Recorded data:
= Beginning of Section =
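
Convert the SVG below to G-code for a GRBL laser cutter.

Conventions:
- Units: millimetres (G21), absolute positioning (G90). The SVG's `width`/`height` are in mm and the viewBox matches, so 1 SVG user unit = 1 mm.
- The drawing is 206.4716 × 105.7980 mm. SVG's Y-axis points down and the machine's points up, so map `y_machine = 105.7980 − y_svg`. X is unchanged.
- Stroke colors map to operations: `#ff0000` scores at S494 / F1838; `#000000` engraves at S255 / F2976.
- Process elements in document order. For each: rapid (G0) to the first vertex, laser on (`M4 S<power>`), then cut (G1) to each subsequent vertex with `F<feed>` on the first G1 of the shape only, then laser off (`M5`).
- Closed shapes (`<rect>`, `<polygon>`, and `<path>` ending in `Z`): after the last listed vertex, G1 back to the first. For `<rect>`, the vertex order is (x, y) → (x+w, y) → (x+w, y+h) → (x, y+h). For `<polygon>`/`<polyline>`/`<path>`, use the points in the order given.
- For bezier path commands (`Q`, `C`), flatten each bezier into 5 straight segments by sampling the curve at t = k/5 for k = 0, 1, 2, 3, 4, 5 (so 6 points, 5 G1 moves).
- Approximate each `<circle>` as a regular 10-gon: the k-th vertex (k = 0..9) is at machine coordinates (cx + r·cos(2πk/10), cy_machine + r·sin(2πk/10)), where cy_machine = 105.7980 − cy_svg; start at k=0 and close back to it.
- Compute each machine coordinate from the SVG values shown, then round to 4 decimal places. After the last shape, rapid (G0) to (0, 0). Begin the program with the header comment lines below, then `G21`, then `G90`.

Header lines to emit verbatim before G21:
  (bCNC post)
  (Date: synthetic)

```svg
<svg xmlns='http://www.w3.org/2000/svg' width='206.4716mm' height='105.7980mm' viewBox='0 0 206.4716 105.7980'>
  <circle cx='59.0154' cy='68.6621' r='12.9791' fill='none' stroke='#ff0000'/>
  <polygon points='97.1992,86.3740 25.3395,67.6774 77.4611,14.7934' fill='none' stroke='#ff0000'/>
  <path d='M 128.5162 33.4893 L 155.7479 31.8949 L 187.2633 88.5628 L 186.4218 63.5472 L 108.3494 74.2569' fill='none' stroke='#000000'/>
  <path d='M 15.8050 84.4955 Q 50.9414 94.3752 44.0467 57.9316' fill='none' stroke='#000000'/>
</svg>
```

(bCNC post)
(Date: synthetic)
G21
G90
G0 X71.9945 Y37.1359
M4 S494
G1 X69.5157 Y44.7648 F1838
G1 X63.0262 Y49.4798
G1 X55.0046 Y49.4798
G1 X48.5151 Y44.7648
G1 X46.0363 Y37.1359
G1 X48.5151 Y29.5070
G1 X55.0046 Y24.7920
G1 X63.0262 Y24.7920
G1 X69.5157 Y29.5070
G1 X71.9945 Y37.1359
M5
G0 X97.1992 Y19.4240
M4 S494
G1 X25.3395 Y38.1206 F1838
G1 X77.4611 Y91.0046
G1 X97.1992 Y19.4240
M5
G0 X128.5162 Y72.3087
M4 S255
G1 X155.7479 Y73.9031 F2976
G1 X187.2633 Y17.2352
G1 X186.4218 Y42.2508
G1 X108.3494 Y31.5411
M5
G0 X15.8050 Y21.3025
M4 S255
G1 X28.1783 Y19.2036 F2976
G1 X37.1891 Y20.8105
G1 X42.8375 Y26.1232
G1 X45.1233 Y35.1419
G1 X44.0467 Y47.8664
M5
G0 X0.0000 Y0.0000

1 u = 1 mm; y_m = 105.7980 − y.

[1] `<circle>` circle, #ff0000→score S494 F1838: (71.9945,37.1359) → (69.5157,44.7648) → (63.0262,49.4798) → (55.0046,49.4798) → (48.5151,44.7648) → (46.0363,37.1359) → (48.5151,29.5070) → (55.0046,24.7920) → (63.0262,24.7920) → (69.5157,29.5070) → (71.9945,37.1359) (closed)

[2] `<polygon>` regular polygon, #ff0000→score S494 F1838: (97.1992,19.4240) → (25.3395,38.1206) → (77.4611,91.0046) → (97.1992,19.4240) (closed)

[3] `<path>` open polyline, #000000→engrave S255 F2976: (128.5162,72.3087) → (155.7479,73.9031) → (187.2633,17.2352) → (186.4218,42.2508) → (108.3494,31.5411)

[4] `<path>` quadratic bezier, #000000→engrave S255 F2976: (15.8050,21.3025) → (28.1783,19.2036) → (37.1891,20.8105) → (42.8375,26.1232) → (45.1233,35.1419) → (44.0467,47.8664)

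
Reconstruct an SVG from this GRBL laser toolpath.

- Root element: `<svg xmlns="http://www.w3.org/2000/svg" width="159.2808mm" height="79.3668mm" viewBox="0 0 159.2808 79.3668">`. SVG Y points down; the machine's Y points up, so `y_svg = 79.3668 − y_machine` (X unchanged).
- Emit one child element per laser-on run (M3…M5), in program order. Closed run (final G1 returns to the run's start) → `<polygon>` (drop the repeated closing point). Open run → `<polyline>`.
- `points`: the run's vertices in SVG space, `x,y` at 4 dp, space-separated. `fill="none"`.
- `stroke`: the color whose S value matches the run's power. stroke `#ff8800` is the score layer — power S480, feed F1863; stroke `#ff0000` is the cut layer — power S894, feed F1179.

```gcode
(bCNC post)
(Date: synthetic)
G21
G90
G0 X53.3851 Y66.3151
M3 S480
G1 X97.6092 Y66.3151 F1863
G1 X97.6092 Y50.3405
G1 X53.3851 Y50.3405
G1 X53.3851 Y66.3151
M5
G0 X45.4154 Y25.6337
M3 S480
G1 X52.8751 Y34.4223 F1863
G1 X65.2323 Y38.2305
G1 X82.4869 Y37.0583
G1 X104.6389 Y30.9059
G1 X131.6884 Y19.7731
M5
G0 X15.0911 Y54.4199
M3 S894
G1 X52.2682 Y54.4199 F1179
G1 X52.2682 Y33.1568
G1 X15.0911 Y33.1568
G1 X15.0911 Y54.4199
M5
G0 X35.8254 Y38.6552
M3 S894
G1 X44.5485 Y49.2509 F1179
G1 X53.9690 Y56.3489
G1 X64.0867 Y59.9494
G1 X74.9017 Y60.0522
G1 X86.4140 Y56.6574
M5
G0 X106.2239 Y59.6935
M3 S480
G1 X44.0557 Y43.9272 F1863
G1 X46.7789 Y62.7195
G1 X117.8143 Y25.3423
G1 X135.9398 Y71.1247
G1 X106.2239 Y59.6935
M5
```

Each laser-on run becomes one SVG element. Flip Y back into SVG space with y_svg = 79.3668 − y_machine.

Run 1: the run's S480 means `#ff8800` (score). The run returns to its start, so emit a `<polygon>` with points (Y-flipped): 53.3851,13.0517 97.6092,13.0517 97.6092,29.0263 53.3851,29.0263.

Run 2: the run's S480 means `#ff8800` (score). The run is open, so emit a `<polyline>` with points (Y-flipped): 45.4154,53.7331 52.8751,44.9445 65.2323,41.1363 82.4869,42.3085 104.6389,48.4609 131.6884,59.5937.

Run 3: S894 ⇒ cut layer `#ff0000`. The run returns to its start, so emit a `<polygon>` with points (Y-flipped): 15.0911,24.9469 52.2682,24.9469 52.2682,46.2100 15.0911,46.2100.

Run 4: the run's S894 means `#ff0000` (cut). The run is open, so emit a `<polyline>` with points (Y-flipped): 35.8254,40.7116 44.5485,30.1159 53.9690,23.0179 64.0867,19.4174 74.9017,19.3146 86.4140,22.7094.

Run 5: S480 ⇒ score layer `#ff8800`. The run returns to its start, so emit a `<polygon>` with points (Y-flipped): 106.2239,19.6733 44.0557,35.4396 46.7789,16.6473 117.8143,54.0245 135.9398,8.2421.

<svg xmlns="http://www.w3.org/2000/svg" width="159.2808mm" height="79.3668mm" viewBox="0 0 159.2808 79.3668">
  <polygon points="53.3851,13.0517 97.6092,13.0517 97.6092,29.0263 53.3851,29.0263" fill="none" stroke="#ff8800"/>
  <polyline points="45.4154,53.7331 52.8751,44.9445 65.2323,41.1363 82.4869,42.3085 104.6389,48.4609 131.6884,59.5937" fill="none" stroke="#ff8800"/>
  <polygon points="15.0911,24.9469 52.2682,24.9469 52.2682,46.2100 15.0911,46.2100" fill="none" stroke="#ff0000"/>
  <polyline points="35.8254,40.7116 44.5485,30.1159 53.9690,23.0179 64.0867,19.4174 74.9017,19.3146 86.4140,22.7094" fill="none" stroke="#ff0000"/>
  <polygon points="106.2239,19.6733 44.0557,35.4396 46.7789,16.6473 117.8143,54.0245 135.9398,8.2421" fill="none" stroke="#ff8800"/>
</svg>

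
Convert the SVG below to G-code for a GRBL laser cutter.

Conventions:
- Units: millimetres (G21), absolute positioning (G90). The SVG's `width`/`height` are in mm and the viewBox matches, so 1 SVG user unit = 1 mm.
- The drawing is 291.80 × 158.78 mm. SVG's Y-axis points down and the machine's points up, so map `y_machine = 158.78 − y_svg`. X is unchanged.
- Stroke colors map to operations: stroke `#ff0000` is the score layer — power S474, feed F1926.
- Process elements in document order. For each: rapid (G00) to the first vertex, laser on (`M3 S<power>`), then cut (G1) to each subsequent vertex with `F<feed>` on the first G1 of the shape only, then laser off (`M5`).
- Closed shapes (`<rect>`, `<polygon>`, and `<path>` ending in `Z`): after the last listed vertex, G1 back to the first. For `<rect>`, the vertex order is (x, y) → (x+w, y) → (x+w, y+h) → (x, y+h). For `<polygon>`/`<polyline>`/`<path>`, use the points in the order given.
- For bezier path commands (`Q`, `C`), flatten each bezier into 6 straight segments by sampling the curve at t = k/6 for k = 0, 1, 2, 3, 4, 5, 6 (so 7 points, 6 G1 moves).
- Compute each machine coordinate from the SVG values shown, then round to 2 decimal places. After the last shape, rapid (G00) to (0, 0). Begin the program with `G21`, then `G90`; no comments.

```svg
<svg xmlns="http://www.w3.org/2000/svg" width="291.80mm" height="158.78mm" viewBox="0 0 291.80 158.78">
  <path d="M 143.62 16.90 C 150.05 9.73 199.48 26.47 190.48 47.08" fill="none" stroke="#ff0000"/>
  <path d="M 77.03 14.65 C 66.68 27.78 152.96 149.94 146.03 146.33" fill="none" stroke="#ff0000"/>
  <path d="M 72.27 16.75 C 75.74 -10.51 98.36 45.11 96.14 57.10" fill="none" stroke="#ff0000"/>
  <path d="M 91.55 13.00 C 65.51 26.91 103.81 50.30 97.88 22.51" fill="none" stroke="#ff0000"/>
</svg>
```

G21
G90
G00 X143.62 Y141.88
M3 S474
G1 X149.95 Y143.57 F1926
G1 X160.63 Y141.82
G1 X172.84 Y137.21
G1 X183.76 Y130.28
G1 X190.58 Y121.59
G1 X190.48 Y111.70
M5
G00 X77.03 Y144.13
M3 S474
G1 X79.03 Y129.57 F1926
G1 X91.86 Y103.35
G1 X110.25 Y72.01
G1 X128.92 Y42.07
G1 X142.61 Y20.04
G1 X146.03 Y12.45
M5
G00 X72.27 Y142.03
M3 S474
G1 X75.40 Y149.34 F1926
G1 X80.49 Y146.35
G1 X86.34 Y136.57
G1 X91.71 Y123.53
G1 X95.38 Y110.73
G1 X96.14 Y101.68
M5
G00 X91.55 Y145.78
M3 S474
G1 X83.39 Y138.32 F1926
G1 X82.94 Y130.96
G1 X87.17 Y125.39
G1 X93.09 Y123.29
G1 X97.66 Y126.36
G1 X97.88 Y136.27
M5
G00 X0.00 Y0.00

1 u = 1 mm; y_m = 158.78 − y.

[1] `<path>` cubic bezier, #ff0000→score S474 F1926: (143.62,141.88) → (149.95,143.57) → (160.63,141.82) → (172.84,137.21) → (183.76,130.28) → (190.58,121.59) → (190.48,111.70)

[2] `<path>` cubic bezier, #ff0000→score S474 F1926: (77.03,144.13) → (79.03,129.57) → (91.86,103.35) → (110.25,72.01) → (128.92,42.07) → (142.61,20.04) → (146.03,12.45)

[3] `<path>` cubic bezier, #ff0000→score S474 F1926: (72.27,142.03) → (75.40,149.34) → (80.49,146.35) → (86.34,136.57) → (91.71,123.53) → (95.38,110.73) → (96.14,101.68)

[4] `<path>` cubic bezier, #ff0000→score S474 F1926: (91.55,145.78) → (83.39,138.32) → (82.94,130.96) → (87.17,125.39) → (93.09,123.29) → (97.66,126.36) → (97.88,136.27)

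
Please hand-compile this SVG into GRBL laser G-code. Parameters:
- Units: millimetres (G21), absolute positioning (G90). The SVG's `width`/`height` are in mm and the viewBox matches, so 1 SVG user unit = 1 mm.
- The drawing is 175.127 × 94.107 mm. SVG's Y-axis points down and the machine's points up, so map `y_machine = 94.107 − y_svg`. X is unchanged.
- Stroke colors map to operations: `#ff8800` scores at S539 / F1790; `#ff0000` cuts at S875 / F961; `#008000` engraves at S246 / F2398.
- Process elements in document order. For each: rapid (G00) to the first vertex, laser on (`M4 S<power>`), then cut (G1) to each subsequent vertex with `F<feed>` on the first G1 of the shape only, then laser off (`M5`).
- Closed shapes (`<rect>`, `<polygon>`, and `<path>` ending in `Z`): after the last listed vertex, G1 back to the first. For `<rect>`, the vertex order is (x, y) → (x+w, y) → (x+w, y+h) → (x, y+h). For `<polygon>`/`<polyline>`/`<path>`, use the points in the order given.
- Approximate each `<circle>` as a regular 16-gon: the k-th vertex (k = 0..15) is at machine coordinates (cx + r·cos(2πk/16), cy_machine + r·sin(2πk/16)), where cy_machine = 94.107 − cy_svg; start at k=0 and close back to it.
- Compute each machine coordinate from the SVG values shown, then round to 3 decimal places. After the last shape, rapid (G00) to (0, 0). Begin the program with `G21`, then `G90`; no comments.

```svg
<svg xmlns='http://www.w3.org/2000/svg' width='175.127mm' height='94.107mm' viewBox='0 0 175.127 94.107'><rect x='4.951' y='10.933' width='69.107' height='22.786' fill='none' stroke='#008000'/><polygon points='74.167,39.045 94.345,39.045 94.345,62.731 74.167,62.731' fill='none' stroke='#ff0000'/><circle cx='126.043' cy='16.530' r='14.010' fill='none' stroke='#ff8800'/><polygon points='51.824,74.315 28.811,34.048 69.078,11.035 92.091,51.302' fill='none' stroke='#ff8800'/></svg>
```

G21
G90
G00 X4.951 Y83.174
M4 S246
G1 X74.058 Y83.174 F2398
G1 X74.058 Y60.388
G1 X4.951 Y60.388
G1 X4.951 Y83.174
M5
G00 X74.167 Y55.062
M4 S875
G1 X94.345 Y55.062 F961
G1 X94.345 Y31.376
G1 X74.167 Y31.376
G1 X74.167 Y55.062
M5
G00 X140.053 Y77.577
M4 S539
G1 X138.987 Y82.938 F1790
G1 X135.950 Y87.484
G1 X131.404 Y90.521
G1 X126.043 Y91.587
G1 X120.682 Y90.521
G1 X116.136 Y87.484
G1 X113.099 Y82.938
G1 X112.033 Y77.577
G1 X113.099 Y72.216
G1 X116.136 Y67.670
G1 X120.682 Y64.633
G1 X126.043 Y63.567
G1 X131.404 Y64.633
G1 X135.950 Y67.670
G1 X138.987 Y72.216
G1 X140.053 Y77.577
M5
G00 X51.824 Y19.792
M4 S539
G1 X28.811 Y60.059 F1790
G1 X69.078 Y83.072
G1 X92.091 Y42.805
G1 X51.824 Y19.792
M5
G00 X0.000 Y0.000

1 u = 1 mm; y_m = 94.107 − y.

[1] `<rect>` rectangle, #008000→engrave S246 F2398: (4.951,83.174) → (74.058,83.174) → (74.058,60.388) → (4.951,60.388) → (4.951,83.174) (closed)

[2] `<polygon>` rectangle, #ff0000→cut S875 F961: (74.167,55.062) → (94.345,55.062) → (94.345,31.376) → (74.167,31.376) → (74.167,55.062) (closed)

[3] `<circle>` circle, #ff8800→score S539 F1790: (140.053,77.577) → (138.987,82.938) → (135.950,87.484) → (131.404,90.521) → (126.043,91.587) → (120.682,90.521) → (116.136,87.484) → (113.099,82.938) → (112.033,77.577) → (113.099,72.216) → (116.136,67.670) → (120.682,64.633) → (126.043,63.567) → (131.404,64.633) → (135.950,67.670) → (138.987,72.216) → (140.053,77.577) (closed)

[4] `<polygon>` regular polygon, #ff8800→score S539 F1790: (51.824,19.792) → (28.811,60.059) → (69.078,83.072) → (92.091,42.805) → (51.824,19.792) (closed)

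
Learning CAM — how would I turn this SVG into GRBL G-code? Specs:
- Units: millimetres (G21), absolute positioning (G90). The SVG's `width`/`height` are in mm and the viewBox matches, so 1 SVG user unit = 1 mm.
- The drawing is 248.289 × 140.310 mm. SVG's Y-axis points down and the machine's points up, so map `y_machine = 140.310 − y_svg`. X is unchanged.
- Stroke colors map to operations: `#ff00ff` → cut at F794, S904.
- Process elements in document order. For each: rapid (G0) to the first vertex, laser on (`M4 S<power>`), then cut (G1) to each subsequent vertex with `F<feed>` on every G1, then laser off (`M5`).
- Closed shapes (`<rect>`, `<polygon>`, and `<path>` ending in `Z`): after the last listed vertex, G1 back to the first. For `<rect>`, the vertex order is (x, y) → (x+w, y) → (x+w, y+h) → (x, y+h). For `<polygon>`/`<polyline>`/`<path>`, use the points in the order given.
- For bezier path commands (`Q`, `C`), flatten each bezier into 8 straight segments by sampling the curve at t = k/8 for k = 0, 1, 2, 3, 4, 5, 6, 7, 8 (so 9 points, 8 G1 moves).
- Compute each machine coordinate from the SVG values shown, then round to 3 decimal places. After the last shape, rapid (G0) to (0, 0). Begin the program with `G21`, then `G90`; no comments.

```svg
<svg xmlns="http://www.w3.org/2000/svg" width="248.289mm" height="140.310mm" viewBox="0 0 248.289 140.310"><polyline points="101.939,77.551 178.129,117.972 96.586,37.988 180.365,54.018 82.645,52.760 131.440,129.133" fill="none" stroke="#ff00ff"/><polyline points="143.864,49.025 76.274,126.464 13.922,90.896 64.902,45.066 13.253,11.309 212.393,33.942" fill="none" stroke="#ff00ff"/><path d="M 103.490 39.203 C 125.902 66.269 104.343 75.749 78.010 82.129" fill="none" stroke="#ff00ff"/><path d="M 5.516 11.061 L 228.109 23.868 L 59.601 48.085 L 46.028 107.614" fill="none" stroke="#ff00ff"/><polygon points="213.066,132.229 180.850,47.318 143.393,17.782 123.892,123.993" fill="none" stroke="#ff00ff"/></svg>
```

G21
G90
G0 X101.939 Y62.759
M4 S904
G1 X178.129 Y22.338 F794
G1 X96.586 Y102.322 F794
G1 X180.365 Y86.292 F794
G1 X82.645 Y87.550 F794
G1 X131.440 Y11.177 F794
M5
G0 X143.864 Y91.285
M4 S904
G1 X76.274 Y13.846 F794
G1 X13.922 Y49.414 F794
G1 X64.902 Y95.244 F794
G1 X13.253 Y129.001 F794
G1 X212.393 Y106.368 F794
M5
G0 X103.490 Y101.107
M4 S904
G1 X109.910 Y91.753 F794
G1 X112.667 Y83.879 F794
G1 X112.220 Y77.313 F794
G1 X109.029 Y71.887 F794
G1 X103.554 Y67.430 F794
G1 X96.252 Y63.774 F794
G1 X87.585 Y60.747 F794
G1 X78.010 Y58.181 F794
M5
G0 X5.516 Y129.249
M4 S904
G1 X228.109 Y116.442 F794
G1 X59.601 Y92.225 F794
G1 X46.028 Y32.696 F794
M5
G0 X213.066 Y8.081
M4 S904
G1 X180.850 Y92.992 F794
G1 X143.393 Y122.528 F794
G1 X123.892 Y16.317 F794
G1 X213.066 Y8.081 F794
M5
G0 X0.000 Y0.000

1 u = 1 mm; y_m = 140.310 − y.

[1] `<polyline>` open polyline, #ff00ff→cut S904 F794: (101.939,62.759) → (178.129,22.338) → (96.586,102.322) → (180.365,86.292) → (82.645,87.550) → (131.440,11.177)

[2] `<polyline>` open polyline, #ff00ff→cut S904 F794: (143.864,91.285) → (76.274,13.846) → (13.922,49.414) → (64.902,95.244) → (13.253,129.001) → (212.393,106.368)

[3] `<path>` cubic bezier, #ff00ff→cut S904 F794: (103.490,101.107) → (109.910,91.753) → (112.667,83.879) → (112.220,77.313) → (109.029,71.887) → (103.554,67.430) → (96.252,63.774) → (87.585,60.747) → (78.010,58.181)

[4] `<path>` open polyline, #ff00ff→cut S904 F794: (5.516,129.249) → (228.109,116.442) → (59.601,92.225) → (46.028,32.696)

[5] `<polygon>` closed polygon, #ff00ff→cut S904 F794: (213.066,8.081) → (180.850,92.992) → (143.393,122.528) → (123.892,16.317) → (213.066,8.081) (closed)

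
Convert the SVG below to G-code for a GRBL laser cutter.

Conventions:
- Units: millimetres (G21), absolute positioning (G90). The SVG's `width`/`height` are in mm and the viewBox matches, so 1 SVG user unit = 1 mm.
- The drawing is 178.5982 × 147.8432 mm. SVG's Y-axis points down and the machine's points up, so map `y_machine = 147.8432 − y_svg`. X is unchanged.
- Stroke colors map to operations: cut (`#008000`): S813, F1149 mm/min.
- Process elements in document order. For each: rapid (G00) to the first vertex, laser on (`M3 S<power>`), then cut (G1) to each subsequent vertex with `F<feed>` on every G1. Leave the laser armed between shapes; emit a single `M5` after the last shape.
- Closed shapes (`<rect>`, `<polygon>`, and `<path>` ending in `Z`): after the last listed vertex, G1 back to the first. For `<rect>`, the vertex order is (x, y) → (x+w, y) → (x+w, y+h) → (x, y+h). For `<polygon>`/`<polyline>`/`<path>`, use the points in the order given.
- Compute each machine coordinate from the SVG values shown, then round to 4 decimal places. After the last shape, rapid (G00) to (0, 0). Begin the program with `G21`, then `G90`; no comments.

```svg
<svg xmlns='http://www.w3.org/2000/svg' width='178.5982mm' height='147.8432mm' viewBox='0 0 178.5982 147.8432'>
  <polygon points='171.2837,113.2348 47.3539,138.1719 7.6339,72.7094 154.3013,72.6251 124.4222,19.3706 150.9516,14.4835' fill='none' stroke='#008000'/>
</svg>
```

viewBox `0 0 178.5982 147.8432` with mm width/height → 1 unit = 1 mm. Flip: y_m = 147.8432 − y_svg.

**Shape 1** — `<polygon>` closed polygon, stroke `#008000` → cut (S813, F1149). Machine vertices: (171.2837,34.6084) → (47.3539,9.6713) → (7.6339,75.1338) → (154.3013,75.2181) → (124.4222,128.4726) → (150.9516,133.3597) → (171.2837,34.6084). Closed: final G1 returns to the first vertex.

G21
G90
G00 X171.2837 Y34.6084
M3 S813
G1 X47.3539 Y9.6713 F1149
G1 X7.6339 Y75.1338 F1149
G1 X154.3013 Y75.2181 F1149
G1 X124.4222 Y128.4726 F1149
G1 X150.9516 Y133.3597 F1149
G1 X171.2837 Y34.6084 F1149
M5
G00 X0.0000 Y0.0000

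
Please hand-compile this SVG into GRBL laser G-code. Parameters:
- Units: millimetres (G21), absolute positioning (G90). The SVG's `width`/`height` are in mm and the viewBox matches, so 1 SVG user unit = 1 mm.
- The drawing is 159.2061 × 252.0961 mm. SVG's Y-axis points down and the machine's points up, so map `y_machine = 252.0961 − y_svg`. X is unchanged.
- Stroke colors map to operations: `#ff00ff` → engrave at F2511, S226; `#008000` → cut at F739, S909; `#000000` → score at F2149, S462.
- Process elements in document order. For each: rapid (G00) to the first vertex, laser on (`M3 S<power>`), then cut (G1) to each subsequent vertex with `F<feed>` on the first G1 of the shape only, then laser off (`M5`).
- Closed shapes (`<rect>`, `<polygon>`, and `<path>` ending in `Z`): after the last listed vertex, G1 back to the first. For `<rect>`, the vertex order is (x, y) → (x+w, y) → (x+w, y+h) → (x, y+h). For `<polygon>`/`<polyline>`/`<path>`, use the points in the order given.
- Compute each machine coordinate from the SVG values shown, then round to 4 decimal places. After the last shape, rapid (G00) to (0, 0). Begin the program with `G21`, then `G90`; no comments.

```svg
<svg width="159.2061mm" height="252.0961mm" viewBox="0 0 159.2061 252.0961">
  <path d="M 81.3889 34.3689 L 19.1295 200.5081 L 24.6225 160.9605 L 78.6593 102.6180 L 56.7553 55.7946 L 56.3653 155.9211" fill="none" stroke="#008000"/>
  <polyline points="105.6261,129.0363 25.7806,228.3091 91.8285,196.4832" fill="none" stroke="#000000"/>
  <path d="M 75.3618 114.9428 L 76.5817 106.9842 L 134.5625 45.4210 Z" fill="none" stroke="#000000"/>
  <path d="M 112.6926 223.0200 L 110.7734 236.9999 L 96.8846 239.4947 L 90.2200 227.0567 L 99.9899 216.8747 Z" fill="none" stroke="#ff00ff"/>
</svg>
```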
= End of Section =
Directions: Report the number of lines in the entries that hold the word "commands". Nothing else is wanted.

Written reply: 3